The result should be every line in the data below that carries the string "proportional".

▶ _Stored items_:

+ + + + + + +

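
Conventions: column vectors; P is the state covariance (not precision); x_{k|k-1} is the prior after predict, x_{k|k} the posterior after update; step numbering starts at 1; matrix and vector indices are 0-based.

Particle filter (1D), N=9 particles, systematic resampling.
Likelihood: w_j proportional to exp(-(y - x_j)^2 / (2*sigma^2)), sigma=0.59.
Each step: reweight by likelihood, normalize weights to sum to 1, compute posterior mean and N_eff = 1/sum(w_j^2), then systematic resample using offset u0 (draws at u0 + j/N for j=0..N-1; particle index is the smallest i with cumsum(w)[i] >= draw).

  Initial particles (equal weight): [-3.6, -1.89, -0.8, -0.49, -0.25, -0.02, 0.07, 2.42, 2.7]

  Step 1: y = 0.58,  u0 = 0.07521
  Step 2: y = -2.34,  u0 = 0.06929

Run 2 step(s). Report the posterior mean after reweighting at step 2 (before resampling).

post_mean = -0.3435

step 1: w=[0.0000, 0.0001, 0.0337, 0.1004, 0.1933, 0.3100, 0.3578, 0.0040, 0.0008]  mean=-0.0939  Neff=3.6677  idx=[3, 4, 4, 5, 5, 5, 6, 6, 6]
step 2: w=[0.5582, 0.1435, 0.1435, 0.0334, 0.0334, 0.0334, 0.0181, 0.0181, 0.0181]  mean=-0.3435  Neff=2.7999  idx=[0, 0, 0, 0, 0, 1, 2, 3, 6]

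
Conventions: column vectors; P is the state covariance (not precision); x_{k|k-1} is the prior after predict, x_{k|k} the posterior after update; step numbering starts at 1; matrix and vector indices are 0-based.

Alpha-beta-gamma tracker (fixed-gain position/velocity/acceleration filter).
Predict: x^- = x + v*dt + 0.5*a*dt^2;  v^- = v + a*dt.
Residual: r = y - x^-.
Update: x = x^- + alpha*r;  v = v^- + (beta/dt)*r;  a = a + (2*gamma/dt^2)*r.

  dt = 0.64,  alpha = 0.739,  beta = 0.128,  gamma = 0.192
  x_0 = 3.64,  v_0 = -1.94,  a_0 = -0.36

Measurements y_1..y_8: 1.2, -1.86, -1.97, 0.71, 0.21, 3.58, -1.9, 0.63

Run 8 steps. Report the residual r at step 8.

resid = -6.8121

step 1: x_pred=2.3247  r=-1.1247  x^+=1.4935  v^+=-2.3953  a^+=-1.4144
step 2: x_pred=-0.3291  r=-1.5309  x^+=-1.4604  v^+=-3.6067  a^+=-2.8496
step 3: x_pred=-4.3523  r=2.3823  x^+=-2.5918  v^+=-4.9540  a^+=-0.6161
step 4: x_pred=-5.8885  r=6.5985  x^+=-1.0122  v^+=-4.0286  a^+=5.5700
step 5: x_pred=-2.4498  r=2.6598  x^+=-0.4842  v^+=0.0682  a^+=8.0635
step 6: x_pred=1.2108  r=2.3692  x^+=2.9616  v^+=5.7026  a^+=10.2846
step 7: x_pred=8.7176  r=-10.6176  x^+=0.8712  v^+=10.1613  a^+=0.3306
step 8: x_pred=7.4421  r=-6.8121  x^+=2.4080  v^+=9.0104  a^+=-6.0558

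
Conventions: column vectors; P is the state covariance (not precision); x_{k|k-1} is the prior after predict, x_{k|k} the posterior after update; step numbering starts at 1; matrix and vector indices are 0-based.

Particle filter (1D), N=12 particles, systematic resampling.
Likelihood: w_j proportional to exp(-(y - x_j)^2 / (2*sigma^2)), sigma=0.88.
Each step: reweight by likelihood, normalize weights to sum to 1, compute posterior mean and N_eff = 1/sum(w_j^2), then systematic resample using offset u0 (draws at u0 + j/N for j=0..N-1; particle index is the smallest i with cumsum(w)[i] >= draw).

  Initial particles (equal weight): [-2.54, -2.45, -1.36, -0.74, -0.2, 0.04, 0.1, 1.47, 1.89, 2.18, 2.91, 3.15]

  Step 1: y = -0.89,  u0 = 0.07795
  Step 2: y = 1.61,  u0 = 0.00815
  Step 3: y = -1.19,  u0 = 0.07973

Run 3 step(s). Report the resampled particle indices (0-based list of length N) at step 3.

resampled_idx = [0, 0, 0, 1, 1, 2, 2, 3, 4, 4, 5, 10]

step 1: w=[0.0420, 0.0506, 0.2111, 0.2399, 0.1790, 0.1393, 0.1293, 0.0067, 0.0017, 0.0006, 0.0000, 0.0000]  mean=-0.6982  Neff=5.7265  idx=[1, 2, 2, 3, 3, 3, 4, 4, 5, 5, 6, 7]
step 2: w=[0.0000, 0.0017, 0.0017, 0.0145, 0.0145, 0.0145, 0.0616, 0.0616, 0.1041, 0.1041, 0.1172, 0.5046]  mean=0.7004  Neff=3.3530  idx=[3, 6, 8, 8, 9, 10, 11, 11, 11, 11, 11, 11]
step 3: w=[0.2983, 0.1805, 0.1280, 0.1280, 0.1280, 0.1161, 0.0035, 0.0035, 0.0035, 0.0035, 0.0035, 0.0035]  mean=-0.1988  Neff=5.4275  idx=[0, 0, 0, 1, 1, 2, 2, 3, 4, 4, 5, 10]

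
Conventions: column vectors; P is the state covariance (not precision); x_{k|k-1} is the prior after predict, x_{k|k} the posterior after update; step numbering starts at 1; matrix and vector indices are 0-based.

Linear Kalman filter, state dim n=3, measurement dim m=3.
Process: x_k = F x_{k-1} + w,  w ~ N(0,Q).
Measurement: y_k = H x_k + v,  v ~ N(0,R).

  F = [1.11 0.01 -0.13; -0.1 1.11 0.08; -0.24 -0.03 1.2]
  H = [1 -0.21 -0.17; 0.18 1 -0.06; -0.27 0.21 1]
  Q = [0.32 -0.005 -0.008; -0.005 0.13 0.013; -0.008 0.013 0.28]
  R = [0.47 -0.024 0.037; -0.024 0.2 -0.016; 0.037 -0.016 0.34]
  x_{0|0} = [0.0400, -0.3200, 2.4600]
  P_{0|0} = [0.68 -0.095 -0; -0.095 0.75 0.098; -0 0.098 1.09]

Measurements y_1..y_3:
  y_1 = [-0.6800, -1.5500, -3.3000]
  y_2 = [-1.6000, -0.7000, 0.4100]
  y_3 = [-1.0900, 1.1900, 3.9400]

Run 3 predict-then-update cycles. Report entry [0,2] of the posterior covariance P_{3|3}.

P_post[0,2] = 0.0848

step 1: x^-=[-0.2786, -0.1624, 2.9520]  P^-=[1.1740 -0.2145 -0.3545; -0.2145 1.1063 0.2643; -0.3545 0.2643 1.8810]  S=[1.9766 -0.2417 -1.1414; -0.2417 1.2499 0.2877; -1.1414 0.2877 2.6821]  K=[0.6650 0.1429 0.0005; -0.1073 0.8036 0.0749; 0.0827 -0.0988 0.8035]  nu=[0.0663, -1.1603, -6.2931]  x^+=[-0.4037, -1.5735, -1.9843]  P^+=[0.3211 -0.0381 0.1172; -0.0381 0.1668 -0.0367; 0.1172 -0.0367 0.3172]
step 2: x^-=[-0.2059, -1.8650, -2.2371]  P^-=[0.6864 -0.0718 0.0175; -0.0718 0.3408 -0.0094; 0.0175 -0.0094 0.6900]  S=[1.2149 -0.0342 -0.2792; -0.0342 0.5404 -0.0084; -0.2792 -0.0084 1.0898]  K=[0.5740 0.1298 -0.0198; -0.0866 0.6031 0.0573; 0.0652 -0.0741 0.6431]  nu=[-2.1660, 1.0678, 2.9831]  x^+=[-1.3698, -0.8625, -0.5389]  P^+=[0.2752 -0.0314 0.0933; -0.0314 0.1258 -0.0283; 0.0933 -0.0283 0.2534]
step 3: x^-=[-1.4590, -0.8635, -0.2921]  P^-=[0.6358 -0.0619 0.0070; -0.0619 0.2898 -0.0026; 0.0070 -0.0026 0.6087]  S=[1.1596 -0.0240 -0.2595; -0.0240 0.4904 -0.0093; -0.2595 -0.0093 1.0099]  K=[0.5540 0.1327 -0.0323; -0.0806 0.5656 0.0588; 0.0532 -0.0628 0.6134]  nu=[0.1380, 2.2986, 4.0195]  x^+=[-1.2075, 0.6618, 2.0362]  P^+=[0.2644 -0.0287 0.0848; -0.0287 0.1178 -0.0245; 0.0848 -0.0245 0.2396]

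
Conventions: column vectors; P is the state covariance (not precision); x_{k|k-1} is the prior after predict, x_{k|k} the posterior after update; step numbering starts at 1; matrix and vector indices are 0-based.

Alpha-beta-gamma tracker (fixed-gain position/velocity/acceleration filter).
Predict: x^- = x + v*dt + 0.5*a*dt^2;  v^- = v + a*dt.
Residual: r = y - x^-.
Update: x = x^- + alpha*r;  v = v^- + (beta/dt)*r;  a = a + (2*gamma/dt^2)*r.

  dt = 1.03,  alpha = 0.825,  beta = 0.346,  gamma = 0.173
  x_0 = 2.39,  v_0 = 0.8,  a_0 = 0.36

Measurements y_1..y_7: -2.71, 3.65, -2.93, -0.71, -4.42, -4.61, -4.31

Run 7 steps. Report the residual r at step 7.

resid = 2.6912

step 1: x_pred=3.4050  r=-6.1150  x^+=-1.6399  v^+=-0.8834  a^+=-1.6343
step 2: x_pred=-3.4167  r=7.0667  x^+=2.4133  v^+=-0.1929  a^+=0.6704
step 3: x_pred=2.5703  r=-5.5003  x^+=-1.9674  v^+=-1.3500  a^+=-1.1235
step 4: x_pred=-3.9539  r=3.2439  x^+=-1.2777  v^+=-1.4175  a^+=-0.0655
step 5: x_pred=-2.7725  r=-1.6475  x^+=-4.1317  v^+=-2.0384  a^+=-0.6028
step 6: x_pred=-6.5510  r=1.9410  x^+=-4.9497  v^+=-2.0073  a^+=0.0302
step 7: x_pred=-7.0012  r=2.6912  x^+=-4.7810  v^+=-1.0722  a^+=0.9079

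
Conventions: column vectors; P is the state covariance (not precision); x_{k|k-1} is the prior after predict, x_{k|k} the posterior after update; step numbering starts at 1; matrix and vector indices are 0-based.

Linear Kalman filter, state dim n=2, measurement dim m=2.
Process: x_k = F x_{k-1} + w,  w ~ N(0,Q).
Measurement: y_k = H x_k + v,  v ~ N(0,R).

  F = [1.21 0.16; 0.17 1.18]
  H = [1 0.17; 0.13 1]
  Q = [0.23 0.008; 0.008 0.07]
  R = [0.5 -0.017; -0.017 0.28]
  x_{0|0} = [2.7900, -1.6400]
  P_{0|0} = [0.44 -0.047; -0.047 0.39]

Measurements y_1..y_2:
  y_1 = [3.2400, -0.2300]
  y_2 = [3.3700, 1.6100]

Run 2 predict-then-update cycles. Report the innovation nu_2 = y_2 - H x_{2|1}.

step 1: x^-=[3.1135, -1.4609]  P^-=[0.8660 0.1038; 0.1038 0.6069]  S=[1.4188 0.3048; 0.3048 0.9285]  K=[0.6162 0.0307; 0.0025 0.6673]  nu=[0.3749, 0.8261]  x^+=[3.3699, -0.9087]  P^+=[0.3149 -0.0428; -0.0428 0.1924]
step 2: x^-=[3.9321, -0.4993]  P^-=[0.6793 0.0468; 0.0468 0.3298]  S=[1.2048 0.1752; 0.1752 0.6334]  K=[0.5621 0.0578; 0.0086 0.5279]  nu=[-0.4773, 1.5982]  x^+=[3.7563, 0.3402]  P^+=[0.2852 -0.0304; -0.0304 0.1516]

innov = [-0.4773, 1.5982]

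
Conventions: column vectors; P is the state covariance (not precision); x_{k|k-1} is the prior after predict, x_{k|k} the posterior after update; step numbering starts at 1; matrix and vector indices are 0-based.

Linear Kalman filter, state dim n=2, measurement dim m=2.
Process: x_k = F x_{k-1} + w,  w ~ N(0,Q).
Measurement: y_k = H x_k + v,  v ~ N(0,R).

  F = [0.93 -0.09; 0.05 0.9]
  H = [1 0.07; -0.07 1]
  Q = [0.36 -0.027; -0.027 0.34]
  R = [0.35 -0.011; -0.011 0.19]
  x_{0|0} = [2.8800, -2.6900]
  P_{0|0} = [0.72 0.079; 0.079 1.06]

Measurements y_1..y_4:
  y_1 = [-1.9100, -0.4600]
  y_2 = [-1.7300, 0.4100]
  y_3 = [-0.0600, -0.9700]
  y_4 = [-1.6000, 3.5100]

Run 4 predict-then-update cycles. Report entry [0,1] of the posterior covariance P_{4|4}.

P_post[0,1] = -0.0034

step 1: x^-=[2.9205, -2.2770]  P^-=[0.9781 -0.0136; -0.0136 1.2075]  S=[1.3321 -0.0085; -0.0085 1.4042]  K=[0.7332 -0.0540; 0.0587 0.8610]  nu=[-4.6711, 2.0214]  x^+=[-0.6135, -0.8109]  P^+=[0.2572 -0.0003; -0.0003 0.1629]
step 2: x^-=[-0.4976, -0.7605]  P^-=[0.5839 -0.0285; -0.0285 0.4726]  S=[0.9322 -0.0472; -0.0472 0.6694]  K=[0.6212 -0.0599; 0.0409 0.7118]  nu=[-1.1792, 1.1357]  x^+=[-1.2980, -0.0004]  P^+=[0.2183 -0.0029; -0.0029 0.1346]
step 3: x^-=[-1.2071, -0.0652]  P^-=[0.5504 -0.0302; -0.0302 0.4493]  S=[0.8983 -0.0481; -0.0481 0.6462]  K=[0.6070 -0.0611; 0.0390 0.7014]  nu=[1.1517, -0.9893]  x^+=[-0.4476, -0.7143]  P^+=[0.2134 -0.0034; -0.0034 0.1326]
step 4: x^-=[-0.3519, -0.6652]  P^-=[0.5462 -0.0306; -0.0306 0.4476]  S=[0.8941 -0.0484; -0.0484 0.6446]  K=[0.6052 -0.0614; 0.0387 0.7007]  nu=[-1.2015, 4.1506]  x^+=[-1.3339, 2.1965]  P^+=[0.2127 -0.0034; -0.0034 0.1325]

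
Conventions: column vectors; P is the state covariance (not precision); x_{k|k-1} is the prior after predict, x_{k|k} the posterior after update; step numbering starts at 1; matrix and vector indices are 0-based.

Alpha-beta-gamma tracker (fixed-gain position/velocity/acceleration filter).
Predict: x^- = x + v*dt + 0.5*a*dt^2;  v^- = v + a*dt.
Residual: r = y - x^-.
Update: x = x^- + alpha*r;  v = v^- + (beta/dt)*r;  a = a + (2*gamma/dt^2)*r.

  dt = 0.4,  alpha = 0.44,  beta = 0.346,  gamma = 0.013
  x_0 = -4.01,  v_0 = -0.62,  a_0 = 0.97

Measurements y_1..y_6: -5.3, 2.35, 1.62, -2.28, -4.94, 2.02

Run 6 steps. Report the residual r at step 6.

resid = 4.1650

step 1: x_pred=-4.1804  r=-1.1196  x^+=-4.6730  v^+=-1.2005  a^+=0.7881
step 2: x_pred=-5.0902  r=7.4402  x^+=-1.8165  v^+=5.5505  a^+=1.9971
step 3: x_pred=0.5635  r=1.0565  x^+=1.0283  v^+=7.2632  a^+=2.1688
step 4: x_pred=4.1071  r=-6.3871  x^+=1.2968  v^+=2.6059  a^+=1.1309
step 5: x_pred=2.4296  r=-7.3696  x^+=-0.8130  v^+=-3.3165  a^+=-0.0667
step 6: x_pred=-2.1450  r=4.1650  x^+=-0.3124  v^+=0.2595  a^+=0.6101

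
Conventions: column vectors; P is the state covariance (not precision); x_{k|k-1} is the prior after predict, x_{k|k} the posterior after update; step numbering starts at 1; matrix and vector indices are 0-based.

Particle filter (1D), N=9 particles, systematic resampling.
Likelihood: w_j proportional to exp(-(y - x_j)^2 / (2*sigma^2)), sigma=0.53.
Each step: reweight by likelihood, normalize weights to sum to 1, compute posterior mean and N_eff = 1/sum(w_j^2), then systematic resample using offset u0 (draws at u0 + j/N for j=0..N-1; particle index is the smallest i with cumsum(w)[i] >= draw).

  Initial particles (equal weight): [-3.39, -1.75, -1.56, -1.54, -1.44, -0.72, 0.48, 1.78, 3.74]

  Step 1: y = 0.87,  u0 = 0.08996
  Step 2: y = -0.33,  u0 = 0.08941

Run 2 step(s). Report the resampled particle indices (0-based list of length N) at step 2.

step 1: w=[0.0000, 0.0000, 0.0000, 0.0000, 0.0001, 0.0111, 0.7605, 0.2283, 0.0000]  mean=0.7632  Neff=1.5858  idx=[6, 6, 6, 6, 6, 6, 6, 7, 7]
step 2: w=[0.1428, 0.1428, 0.1428, 0.1428, 0.1428, 0.1428, 0.1428, 0.0002, 0.0002]  mean=0.4804  Neff=7.0046  idx=[0, 1, 2, 2, 3, 4, 5, 6, 6]

resampled_idx = [0, 1, 2, 2, 3, 4, 5, 6, 6]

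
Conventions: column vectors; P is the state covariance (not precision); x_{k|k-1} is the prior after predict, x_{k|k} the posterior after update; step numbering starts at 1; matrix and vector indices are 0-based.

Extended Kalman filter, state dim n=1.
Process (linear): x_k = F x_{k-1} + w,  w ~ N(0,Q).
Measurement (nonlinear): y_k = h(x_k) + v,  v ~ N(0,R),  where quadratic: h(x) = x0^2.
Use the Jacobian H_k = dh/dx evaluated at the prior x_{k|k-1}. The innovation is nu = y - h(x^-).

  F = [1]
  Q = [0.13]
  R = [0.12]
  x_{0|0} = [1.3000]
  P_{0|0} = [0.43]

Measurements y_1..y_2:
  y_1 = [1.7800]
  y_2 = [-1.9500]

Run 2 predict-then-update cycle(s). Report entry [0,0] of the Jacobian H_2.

step 1: x^-=[1.3000]  P^-=[0.5600]  H_jac=[2.6000]  S=[3.9056]  K=[0.3728]  nu=[0.0900]  x^+=[1.3336]  P^+=[0.0172]
step 2: x^-=[1.3336]  P^-=[0.1472]  H_jac=[2.6671]  S=[1.1671]  K=[0.3364]  nu=[-3.7284]  x^+=[0.0794]  P^+=[0.0151]

H_jac[0,0] = 2.6671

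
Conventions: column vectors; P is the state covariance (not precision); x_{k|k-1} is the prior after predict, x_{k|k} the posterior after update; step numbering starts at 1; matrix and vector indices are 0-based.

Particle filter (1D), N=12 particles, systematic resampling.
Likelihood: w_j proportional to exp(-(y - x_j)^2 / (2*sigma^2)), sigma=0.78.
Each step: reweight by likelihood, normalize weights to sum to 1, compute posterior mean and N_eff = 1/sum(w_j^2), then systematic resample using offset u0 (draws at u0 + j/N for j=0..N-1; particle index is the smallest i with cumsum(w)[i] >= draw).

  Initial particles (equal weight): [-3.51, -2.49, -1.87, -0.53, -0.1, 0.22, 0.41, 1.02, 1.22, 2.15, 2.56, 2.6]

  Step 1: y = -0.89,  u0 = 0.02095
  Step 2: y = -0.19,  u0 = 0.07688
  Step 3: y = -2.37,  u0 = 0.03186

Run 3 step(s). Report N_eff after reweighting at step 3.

N_eff = 6.7817

step 1: w=[0.0013, 0.0441, 0.1642, 0.3250, 0.2164, 0.1313, 0.0901, 0.0180, 0.0093, 0.0002, 0.0000, 0.0000]  mean=-0.5191  Neff=4.8277  idx=[1, 2, 2, 3, 3, 3, 3, 4, 4, 5, 5, 6]
step 2: w=[0.0016, 0.0118, 0.0118, 0.1093, 0.1093, 0.1093, 0.1093, 0.1194, 0.1194, 0.1047, 0.1047, 0.0894]  mean=-0.2210  Neff=9.3898  idx=[3, 4, 4, 5, 6, 7, 7, 8, 9, 10, 10, 11]
step 3: w=[0.1688, 0.1688, 0.1688, 0.1688, 0.1688, 0.0395, 0.0395, 0.0395, 0.0110, 0.0110, 0.0110, 0.0048]  mean=-0.4498  Neff=6.7817  idx=[0, 0, 1, 1, 2, 2, 3, 3, 4, 4, 5, 7]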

+ + + + + + +

▶ _Answer to this task_:
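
Likelihood: w_j proportional to exp(-(y - x_j)^2 / (2*sigma^2)), sigma=0.59.
Likelihood: w_j proportional to exp(-(y - x_j)^2 / (2*sigma^2)), sigma=0.88.
Likelihood: w_j proportional to exp(-(y - x_j)^2 / (2*sigma^2)), sigma=0.53.
Likelihood: w_j proportional to exp(-(y - x_j)^2 / (2*sigma^2)), sigma=0.78.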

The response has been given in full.